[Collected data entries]
================================
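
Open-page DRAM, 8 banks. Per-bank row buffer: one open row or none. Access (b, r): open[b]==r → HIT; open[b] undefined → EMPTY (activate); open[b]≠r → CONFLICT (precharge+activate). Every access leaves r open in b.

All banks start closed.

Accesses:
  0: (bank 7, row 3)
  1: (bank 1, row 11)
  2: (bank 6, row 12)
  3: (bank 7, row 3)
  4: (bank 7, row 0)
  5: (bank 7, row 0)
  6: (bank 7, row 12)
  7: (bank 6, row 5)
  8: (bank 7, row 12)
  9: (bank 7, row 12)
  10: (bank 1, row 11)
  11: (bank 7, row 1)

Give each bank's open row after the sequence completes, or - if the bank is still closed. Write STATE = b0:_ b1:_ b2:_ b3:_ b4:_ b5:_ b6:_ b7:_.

STATE = b0:- b1:11 b2:- b3:- b4:- b5:- b6:5 b7:1

0: bank 7 row 3 — prev None → EMPTY
1: bank 1 row 11 — prev None → EMPTY
2: bank 6 row 12 — prev None → EMPTY
3: bank 7 row 3 — prev 3 → HIT
4: bank 7 row 0 — prev 3 → CONFLICT
5: bank 7 row 0 — prev 0 → HIT
6: bank 7 row 12 — prev 0 → CONFLICT
7: bank 6 row 5 — prev 12 → CONFLICT
8: bank 7 row 12 — prev 12 → HIT
9: bank 7 row 12 — prev 12 → HIT
10: bank 1 row 11 — prev 11 → HIT
11: bank 7 row 1 — prev 12 → CONFLICT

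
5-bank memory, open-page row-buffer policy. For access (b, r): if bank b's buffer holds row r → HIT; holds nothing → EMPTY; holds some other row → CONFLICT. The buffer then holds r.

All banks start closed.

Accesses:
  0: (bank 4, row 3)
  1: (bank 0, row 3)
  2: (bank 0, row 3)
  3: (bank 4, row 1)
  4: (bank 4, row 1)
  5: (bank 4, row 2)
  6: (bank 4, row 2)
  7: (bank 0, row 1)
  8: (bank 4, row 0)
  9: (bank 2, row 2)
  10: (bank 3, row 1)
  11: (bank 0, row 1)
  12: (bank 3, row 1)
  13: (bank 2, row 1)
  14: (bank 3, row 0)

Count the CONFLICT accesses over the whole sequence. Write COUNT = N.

COUNT = 6

#0 (4,3) E
#1 (0,3) E
#2 (0,3) H  (was 3)
#3 (4,1) C  (was 3)
#4 (4,1) H  (was 1)
#5 (4,2) C  (was 1)
#6 (4,2) H  (was 2)
#7 (0,1) C  (was 3)
#8 (4,0) C  (was 2)
#9 (2,2) E
#10 (3,1) E
#11 (0,1) H  (was 1)
#12 (3,1) H  (was 1)
#13 (2,1) C  (was 2)
#14 (3,0) C  (was 1)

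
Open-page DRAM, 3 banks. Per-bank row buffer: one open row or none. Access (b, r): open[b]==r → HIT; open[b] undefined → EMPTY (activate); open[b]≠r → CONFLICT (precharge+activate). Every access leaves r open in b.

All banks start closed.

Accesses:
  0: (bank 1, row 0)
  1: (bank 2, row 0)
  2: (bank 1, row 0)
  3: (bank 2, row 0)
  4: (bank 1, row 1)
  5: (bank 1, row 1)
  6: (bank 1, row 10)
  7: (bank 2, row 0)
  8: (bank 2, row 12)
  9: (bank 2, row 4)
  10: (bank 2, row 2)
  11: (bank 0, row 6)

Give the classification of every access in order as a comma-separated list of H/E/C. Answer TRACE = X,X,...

step 0: bank1 None->0 [EMPTY]
step 1: bank2 None->0 [EMPTY]
step 2: bank1 0->0 [HIT]
step 3: bank2 0->0 [HIT]
step 4: bank1 0->1 [CONFLICT]
step 5: bank1 1->1 [HIT]
step 6: bank1 1->10 [CONFLICT]
step 7: bank2 0->0 [HIT]
step 8: bank2 0->12 [CONFLICT]
step 9: bank2 12->4 [CONFLICT]
step 10: bank2 4->2 [CONFLICT]
step 11: bank0 None->6 [EMPTY]

TRACE = E,E,H,H,C,H,C,H,C,C,C,E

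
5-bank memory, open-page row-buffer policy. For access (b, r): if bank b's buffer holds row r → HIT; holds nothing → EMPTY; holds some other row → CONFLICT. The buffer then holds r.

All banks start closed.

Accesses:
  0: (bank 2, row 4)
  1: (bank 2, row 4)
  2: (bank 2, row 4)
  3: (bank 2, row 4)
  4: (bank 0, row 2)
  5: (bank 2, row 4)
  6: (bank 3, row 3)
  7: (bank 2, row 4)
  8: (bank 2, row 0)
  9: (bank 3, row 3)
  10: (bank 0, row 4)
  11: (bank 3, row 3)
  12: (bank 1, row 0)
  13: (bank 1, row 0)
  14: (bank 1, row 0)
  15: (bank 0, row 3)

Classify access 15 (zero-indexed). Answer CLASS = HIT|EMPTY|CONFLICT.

#0 (2,4) E
#1 (2,4) H  (was 4)
#2 (2,4) H  (was 4)
#3 (2,4) H  (was 4)
#4 (0,2) E
#5 (2,4) H  (was 4)
#6 (3,3) E
#7 (2,4) H  (was 4)
#8 (2,0) C  (was 4)
#9 (3,3) H  (was 3)
#10 (0,4) C  (was 2)
#11 (3,3) H  (was 3)
#12 (1,0) E
#13 (1,0) H  (was 0)
#14 (1,0) H  (was 0)
#15 (0,3) C  (was 4)

CLASS = CONFLICT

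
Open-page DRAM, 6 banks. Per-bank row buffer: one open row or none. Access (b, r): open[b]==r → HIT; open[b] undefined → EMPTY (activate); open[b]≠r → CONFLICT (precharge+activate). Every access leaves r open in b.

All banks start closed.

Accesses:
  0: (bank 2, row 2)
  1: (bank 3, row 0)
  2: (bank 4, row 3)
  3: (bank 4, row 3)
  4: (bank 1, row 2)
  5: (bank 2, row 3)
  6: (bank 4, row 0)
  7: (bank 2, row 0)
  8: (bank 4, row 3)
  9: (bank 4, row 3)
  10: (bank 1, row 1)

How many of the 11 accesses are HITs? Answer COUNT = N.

COUNT = 2

0: bank 2 row 2 — prev None → EMPTY
1: bank 3 row 0 — prev None → EMPTY
2: bank 4 row 3 — prev None → EMPTY
3: bank 4 row 3 — prev 3 → HIT
4: bank 1 row 2 — prev None → EMPTY
5: bank 2 row 3 — prev 2 → CONFLICT
6: bank 4 row 0 — prev 3 → CONFLICT
7: bank 2 row 0 — prev 3 → CONFLICT
8: bank 4 row 3 — prev 0 → CONFLICT
9: bank 4 row 3 — prev 3 → HIT
10: bank 1 row 1 — prev 2 → CONFLICT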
================================
* **Instructions for the task**
What are the lines above, starting at the one with "9: (bank 7, row 12)" and ending at the one with "11: (bank 0, row 6)"? Give them again exactly, and only them.

* **Response to the task**
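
  9: (bank 7, row 12)
  10: (bank 1, row 11)
  11: (bank 7, row 1)

Give each bank's open row after the sequence completes, or - if the bank is still closed. Write STATE = b0:_ b1:_ b2:_ b3:_ b4:_ b5:_ b6:_ b7:_.

STATE = b0:- b1:11 b2:- b3:- b4:- b5:- b6:5 b7:1

0: bank 7 row 3 — prev None → EMPTY
1: bank 1 row 11 — prev None → EMPTY
2: bank 6 row 12 — prev None → EMPTY
3: bank 7 row 3 — prev 3 → HIT
4: bank 7 row 0 — prev 3 → CONFLICT
5: bank 7 row 0 — prev 0 → HIT
6: bank 7 row 12 — prev 0 → CONFLICT
7: bank 6 row 5 — prev 12 → CONFLICT
8: bank 7 row 12 — prev 12 → HIT
9: bank 7 row 12 — prev 12 → HIT
10: bank 1 row 11 — prev 11 → HIT
11: bank 7 row 1 — prev 12 → CONFLICT

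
5-bank memory, open-page row-buffer policy. For access (b, r): if bank b's buffer holds row r → HIT; holds nothing → EMPTY; holds some other row → CONFLICT. The buffer then holds r.

All banks start closed.

Accesses:
  0: (bank 4, row 3)
  1: (bank 0, row 3)
  2: (bank 0, row 3)
  3: (bank 4, row 1)
  4: (bank 4, row 1)
  5: (bank 4, row 2)
  6: (bank 4, row 2)
  7: (bank 0, row 1)
  8: (bank 4, row 0)
  9: (bank 2, row 2)
  10: (bank 3, row 1)
  11: (bank 0, row 1)
  12: (bank 3, row 1)
  13: (bank 2, row 1)
  14: (bank 3, row 0)

Count the CONFLICT accesses over the whole sequence. Write COUNT = N.

COUNT = 6

#0 (4,3) E
#1 (0,3) E
#2 (0,3) H  (was 3)
#3 (4,1) C  (was 3)
#4 (4,1) H  (was 1)
#5 (4,2) C  (was 1)
#6 (4,2) H  (was 2)
#7 (0,1) C  (was 3)
#8 (4,0) C  (was 2)
#9 (2,2) E
#10 (3,1) E
#11 (0,1) H  (was 1)
#12 (3,1) H  (was 1)
#13 (2,1) C  (was 2)
#14 (3,0) C  (was 1)

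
Open-page DRAM, 3 banks. Per-bank row buffer: one open row or none. Access (b, r): open[b]==r → HIT; open[b] undefined → EMPTY (activate); open[b]≠r → CONFLICT (precharge+activate). Every access leaves r open in b.

All banks start closed.

Accesses:
  0: (bank 1, row 0)
  1: (bank 2, row 0)
  2: (bank 1, row 0)
  3: (bank 2, row 0)
  4: (bank 1, row 1)
  5: (bank 1, row 1)
  6: (bank 1, row 10)
  7: (bank 2, row 0)
  8: (bank 2, row 12)
  9: (bank 2, row 4)
  10: (bank 2, row 2)
  11: (bank 0, row 6)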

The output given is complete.